Exercise prompt – Repeat the records exactly, so that each line matches the original.

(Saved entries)
--------------------------------

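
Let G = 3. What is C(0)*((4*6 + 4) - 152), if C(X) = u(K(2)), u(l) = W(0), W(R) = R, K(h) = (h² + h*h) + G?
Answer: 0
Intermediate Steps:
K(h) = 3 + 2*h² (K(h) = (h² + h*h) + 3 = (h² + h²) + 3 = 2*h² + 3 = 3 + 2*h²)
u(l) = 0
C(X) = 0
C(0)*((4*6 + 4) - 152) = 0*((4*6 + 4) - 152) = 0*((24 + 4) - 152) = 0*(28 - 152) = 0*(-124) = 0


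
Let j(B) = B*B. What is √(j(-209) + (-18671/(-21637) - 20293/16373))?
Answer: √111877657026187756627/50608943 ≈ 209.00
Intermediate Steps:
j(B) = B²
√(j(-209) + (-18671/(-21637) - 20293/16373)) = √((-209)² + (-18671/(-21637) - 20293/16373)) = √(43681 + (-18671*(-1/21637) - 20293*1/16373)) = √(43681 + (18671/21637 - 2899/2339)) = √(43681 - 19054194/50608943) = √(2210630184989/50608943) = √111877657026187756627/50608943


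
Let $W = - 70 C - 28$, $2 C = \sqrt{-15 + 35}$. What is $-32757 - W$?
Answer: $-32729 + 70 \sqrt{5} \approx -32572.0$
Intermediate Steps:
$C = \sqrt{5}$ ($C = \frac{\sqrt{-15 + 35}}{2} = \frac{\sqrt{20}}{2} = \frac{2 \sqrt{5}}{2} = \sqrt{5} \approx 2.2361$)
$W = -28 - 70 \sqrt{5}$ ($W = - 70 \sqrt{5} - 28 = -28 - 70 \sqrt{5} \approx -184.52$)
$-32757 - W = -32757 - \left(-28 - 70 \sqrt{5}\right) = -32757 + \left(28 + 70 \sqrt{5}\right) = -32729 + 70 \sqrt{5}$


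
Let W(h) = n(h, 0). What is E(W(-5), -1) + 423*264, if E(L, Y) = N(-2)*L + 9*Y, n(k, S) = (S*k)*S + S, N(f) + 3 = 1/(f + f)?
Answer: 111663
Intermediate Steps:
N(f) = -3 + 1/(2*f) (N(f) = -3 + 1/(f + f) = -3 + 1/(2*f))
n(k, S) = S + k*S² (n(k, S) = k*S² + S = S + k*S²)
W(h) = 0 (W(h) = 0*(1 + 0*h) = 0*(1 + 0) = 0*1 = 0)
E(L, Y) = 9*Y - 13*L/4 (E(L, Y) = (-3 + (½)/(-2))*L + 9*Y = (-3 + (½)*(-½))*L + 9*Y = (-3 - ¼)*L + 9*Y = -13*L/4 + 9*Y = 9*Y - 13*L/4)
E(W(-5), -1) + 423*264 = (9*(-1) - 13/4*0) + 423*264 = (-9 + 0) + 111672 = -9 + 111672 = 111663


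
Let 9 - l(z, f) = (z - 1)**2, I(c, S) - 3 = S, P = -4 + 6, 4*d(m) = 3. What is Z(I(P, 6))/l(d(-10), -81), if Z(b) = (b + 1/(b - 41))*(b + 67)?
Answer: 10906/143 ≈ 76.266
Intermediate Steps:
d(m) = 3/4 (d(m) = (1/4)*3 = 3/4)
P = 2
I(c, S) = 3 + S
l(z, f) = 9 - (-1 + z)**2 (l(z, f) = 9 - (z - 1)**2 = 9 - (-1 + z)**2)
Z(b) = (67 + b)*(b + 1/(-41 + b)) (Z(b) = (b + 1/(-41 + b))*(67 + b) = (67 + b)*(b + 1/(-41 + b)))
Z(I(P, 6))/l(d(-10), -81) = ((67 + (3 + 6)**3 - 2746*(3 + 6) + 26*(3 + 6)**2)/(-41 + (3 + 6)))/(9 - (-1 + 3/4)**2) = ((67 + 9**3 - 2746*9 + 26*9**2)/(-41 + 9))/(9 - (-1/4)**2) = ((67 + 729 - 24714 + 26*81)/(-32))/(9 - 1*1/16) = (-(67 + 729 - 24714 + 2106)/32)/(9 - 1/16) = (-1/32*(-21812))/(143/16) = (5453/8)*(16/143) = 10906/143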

--------------------------------

Answer below –
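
Let G = 3. What is C(0)*((4*6 + 4) - 152), if C(X) = u(K(2)), u(l) = W(0), W(R) = R, K(h) = (h² + h*h) + G?
Answer: 0
Intermediate Steps:
K(h) = 3 + 2*h² (K(h) = (h² + h*h) + 3 = (h² + h²) + 3 = 2*h² + 3 = 3 + 2*h²)
u(l) = 0
C(X) = 0
C(0)*((4*6 + 4) - 152) = 0*((4*6 + 4) - 152) = 0*((24 + 4) - 152) = 0*(28 - 152) = 0*(-124) = 0


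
Let j(B) = B*B. What is √(j(-209) + (-18671/(-21637) - 20293/16373))?
Answer: √111877657026187756627/50608943 ≈ 209.00
Intermediate Steps:
j(B) = B²
√(j(-209) + (-18671/(-21637) - 20293/16373)) = √((-209)² + (-18671/(-21637) - 20293/16373)) = √(43681 + (-18671*(-1/21637) - 20293*1/16373)) = √(43681 + (18671/21637 - 2899/2339)) = √(43681 - 19054194/50608943) = √(2210630184989/50608943) = √111877657026187756627/50608943


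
Let $W = - 70 C - 28$, $2 C = \sqrt{-15 + 35}$. What is $-32757 - W$?
Answer: $-32729 + 70 \sqrt{5} \approx -32572.0$
Intermediate Steps:
$C = \sqrt{5}$ ($C = \frac{\sqrt{-15 + 35}}{2} = \frac{\sqrt{20}}{2} = \frac{2 \sqrt{5}}{2} = \sqrt{5} \approx 2.2361$)
$W = -28 - 70 \sqrt{5}$ ($W = - 70 \sqrt{5} - 28 = -28 - 70 \sqrt{5} \approx -184.52$)
$-32757 - W = -32757 - \left(-28 - 70 \sqrt{5}\right) = -32757 + \left(28 + 70 \sqrt{5}\right) = -32729 + 70 \sqrt{5}$


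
Let W(h) = n(h, 0). What is E(W(-5), -1) + 423*264, if E(L, Y) = N(-2)*L + 9*Y, n(k, S) = (S*k)*S + S, N(f) + 3 = 1/(f + f)?
Answer: 111663
Intermediate Steps:
N(f) = -3 + 1/(2*f) (N(f) = -3 + 1/(f + f) = -3 + 1/(2*f))
n(k, S) = S + k*S² (n(k, S) = k*S² + S = S + k*S²)
W(h) = 0 (W(h) = 0*(1 + 0*h) = 0*(1 + 0) = 0*1 = 0)
E(L, Y) = 9*Y - 13*L/4 (E(L, Y) = (-3 + (½)/(-2))*L + 9*Y = (-3 + (½)*(-½))*L + 9*Y = (-3 - ¼)*L + 9*Y = -13*L/4 + 9*Y = 9*Y - 13*L/4)
E(W(-5), -1) + 423*264 = (9*(-1) - 13/4*0) + 423*264 = (-9 + 0) + 111672 = -9 + 111672 = 111663


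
Let 9 - l(z, f) = (z - 1)**2, I(c, S) - 3 = S, P = -4 + 6, 4*d(m) = 3. What is Z(I(P, 6))/l(d(-10), -81), if Z(b) = (b + 1/(b - 41))*(b + 67)?
Answer: 10906/143 ≈ 76.266
Intermediate Steps:
d(m) = 3/4 (d(m) = (1/4)*3 = 3/4)
P = 2
I(c, S) = 3 + S
l(z, f) = 9 - (-1 + z)**2 (l(z, f) = 9 - (z - 1)**2 = 9 - (-1 + z)**2)
Z(b) = (67 + b)*(b + 1/(-41 + b)) (Z(b) = (b + 1/(-41 + b))*(67 + b) = (67 + b)*(b + 1/(-41 + b)))
Z(I(P, 6))/l(d(-10), -81) = ((67 + (3 + 6)**3 - 2746*(3 + 6) + 26*(3 + 6)**2)/(-41 + (3 + 6)))/(9 - (-1 + 3/4)**2) = ((67 + 9**3 - 2746*9 + 26*9**2)/(-41 + 9))/(9 - (-1/4)**2) = ((67 + 729 - 24714 + 26*81)/(-32))/(9 - 1*1/16) = (-(67 + 729 - 24714 + 2106)/32)/(9 - 1/16) = (-1/32*(-21812))/(143/16) = (5453/8)*(16/143) = 10906/143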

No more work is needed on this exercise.